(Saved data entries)
>>>

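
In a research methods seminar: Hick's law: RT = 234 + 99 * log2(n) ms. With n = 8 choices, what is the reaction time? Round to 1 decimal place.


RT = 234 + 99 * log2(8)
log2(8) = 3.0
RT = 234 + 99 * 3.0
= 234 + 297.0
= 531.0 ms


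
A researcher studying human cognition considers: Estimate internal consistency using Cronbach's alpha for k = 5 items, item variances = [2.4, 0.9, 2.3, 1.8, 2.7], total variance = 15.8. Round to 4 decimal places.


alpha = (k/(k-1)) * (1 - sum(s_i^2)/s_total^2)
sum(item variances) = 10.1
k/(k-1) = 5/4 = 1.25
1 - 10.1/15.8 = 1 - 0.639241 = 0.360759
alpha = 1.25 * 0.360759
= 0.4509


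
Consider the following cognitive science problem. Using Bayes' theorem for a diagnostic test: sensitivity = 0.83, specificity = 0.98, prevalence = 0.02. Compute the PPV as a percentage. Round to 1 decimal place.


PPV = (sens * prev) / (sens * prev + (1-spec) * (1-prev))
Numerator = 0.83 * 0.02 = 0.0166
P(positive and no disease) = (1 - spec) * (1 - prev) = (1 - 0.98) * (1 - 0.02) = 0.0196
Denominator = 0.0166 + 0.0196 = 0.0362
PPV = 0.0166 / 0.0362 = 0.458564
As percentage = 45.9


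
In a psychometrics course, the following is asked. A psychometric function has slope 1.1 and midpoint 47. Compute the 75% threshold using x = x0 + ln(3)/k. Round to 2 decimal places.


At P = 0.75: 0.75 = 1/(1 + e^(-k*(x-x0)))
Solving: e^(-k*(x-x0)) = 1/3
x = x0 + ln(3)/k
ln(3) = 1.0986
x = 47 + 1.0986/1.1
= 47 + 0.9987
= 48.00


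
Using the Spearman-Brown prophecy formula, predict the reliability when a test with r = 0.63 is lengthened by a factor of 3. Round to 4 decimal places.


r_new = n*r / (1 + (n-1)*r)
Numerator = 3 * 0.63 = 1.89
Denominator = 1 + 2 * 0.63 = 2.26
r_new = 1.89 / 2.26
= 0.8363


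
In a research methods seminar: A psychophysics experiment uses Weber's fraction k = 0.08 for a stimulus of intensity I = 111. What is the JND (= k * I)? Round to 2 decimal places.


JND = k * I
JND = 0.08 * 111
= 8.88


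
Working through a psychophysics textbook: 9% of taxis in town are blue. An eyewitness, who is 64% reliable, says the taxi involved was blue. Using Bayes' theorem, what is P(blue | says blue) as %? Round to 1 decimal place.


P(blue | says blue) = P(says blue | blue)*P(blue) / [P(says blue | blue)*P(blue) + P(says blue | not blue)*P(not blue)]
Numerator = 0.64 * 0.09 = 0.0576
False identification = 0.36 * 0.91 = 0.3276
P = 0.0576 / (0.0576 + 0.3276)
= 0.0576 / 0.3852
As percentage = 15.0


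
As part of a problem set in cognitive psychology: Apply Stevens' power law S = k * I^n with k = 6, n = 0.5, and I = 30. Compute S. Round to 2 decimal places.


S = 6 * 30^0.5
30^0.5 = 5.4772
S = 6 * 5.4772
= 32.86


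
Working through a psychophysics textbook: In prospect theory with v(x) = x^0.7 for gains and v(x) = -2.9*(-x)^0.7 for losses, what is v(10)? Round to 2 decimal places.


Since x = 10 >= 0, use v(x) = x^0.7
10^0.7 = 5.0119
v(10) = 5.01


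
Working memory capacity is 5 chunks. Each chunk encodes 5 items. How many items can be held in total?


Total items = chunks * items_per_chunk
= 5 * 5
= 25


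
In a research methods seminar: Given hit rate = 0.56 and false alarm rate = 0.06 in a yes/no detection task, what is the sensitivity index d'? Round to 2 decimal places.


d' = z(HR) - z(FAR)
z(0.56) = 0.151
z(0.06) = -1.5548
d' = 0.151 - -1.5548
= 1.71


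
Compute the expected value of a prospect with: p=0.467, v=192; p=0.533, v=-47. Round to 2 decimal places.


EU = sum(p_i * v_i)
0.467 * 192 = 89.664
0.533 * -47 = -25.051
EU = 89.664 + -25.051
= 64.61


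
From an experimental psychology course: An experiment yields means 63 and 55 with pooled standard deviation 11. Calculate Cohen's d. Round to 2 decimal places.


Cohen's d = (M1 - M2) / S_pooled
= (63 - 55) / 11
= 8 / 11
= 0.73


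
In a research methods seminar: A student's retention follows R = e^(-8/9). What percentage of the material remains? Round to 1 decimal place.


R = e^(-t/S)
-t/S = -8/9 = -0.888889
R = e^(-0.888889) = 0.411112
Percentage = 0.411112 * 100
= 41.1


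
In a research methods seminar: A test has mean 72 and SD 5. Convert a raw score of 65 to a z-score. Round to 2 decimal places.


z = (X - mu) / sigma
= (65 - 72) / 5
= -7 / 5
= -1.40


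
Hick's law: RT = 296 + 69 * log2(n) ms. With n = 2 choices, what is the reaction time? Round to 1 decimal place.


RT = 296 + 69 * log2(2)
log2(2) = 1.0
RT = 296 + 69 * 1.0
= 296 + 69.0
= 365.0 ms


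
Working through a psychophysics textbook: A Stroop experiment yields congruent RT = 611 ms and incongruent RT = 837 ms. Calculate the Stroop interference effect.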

<<<

• **HOW TO COMPLETE THIS TASK**
Each record is to be repeated exactly.

• **SOLUTION TO THIS TASK**
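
In a research methods seminar: Hick's law: RT = 234 + 99 * log2(n) ms. With n = 8 choices, what is the reaction time? Round to 1 decimal place.


RT = 234 + 99 * log2(8)
log2(8) = 3.0
RT = 234 + 99 * 3.0
= 234 + 297.0
= 531.0 ms


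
A researcher studying human cognition considers: Estimate internal consistency using Cronbach's alpha for k = 5 items, item variances = [2.4, 0.9, 2.3, 1.8, 2.7], total variance = 15.8. Round to 4 decimal places.


alpha = (k/(k-1)) * (1 - sum(s_i^2)/s_total^2)
sum(item variances) = 10.1
k/(k-1) = 5/4 = 1.25
1 - 10.1/15.8 = 1 - 0.639241 = 0.360759
alpha = 1.25 * 0.360759
= 0.4509


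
Consider the following cognitive science problem. Using Bayes' theorem for a diagnostic test: sensitivity = 0.83, specificity = 0.98, prevalence = 0.02. Compute the PPV as a percentage. Round to 1 decimal place.


PPV = (sens * prev) / (sens * prev + (1-spec) * (1-prev))
Numerator = 0.83 * 0.02 = 0.0166
P(positive and no disease) = (1 - spec) * (1 - prev) = (1 - 0.98) * (1 - 0.02) = 0.0196
Denominator = 0.0166 + 0.0196 = 0.0362
PPV = 0.0166 / 0.0362 = 0.458564
As percentage = 45.9


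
In a psychometrics course, the following is asked. A psychometric function has slope 1.1 and midpoint 47. Compute the 75% threshold using x = x0 + ln(3)/k. Round to 2 decimal places.


At P = 0.75: 0.75 = 1/(1 + e^(-k*(x-x0)))
Solving: e^(-k*(x-x0)) = 1/3
x = x0 + ln(3)/k
ln(3) = 1.0986
x = 47 + 1.0986/1.1
= 47 + 0.9987
= 48.00


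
Using the Spearman-Brown prophecy formula, predict the reliability when a test with r = 0.63 is lengthened by a factor of 3. Round to 4 decimal places.


r_new = n*r / (1 + (n-1)*r)
Numerator = 3 * 0.63 = 1.89
Denominator = 1 + 2 * 0.63 = 2.26
r_new = 1.89 / 2.26
= 0.8363


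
In a research methods seminar: A psychophysics experiment uses Weber's fraction k = 0.08 for a stimulus of intensity I = 111. What is the JND (= k * I)? Round to 2 decimal places.


JND = k * I
JND = 0.08 * 111
= 8.88


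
Working through a psychophysics textbook: 9% of taxis in town are blue. An eyewitness, who is 64% reliable, says the taxi involved was blue. Using Bayes' theorem, what is P(blue | says blue) as %? Round to 1 decimal place.


P(blue | says blue) = P(says blue | blue)*P(blue) / [P(says blue | blue)*P(blue) + P(says blue | not blue)*P(not blue)]
Numerator = 0.64 * 0.09 = 0.0576
False identification = 0.36 * 0.91 = 0.3276
P = 0.0576 / (0.0576 + 0.3276)
= 0.0576 / 0.3852
As percentage = 15.0


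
As part of a problem set in cognitive psychology: Apply Stevens' power law S = k * I^n with k = 6, n = 0.5, and I = 30. Compute S. Round to 2 decimal places.


S = 6 * 30^0.5
30^0.5 = 5.4772
S = 6 * 5.4772
= 32.86


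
Working through a psychophysics textbook: In prospect theory with v(x) = x^0.7 for gains and v(x) = -2.9*(-x)^0.7 for losses, what is v(10)? Round to 2 decimal places.


Since x = 10 >= 0, use v(x) = x^0.7
10^0.7 = 5.0119
v(10) = 5.01


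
Working memory capacity is 5 chunks. Each chunk encodes 5 items. How many items can be held in total?


Total items = chunks * items_per_chunk
= 5 * 5
= 25


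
In a research methods seminar: Given hit rate = 0.56 and false alarm rate = 0.06 in a yes/no detection task, what is the sensitivity index d'? Round to 2 decimal places.


d' = z(HR) - z(FAR)
z(0.56) = 0.151
z(0.06) = -1.5548
d' = 0.151 - -1.5548
= 1.71


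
Compute the expected value of a prospect with: p=0.467, v=192; p=0.533, v=-47. Round to 2 decimal places.


EU = sum(p_i * v_i)
0.467 * 192 = 89.664
0.533 * -47 = -25.051
EU = 89.664 + -25.051
= 64.61


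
From an experimental psychology course: An experiment yields means 63 and 55 with pooled standard deviation 11. Calculate Cohen's d. Round to 2 decimal places.


Cohen's d = (M1 - M2) / S_pooled
= (63 - 55) / 11
= 8 / 11
= 0.73


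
In a research methods seminar: A student's retention follows R = e^(-8/9). What percentage of the material remains? Round to 1 decimal place.


R = e^(-t/S)
-t/S = -8/9 = -0.888889
R = e^(-0.888889) = 0.411112
Percentage = 0.411112 * 100
= 41.1


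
In a research methods seminar: A test has mean 72 and SD 5. Convert a raw score of 65 to a z-score. Round to 2 decimal places.


z = (X - mu) / sigma
= (65 - 72) / 5
= -7 / 5
= -1.40


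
Hick's law: RT = 296 + 69 * log2(n) ms. With n = 2 choices, what is the reaction time? Round to 1 decimal place.


RT = 296 + 69 * log2(2)
log2(2) = 1.0
RT = 296 + 69 * 1.0
= 296 + 69.0
= 365.0 ms


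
Working through a psychophysics textbook: A Stroop experiment yields congruent RT = 611 ms and incongruent RT = 837 ms. Calculate the Stroop interference effect.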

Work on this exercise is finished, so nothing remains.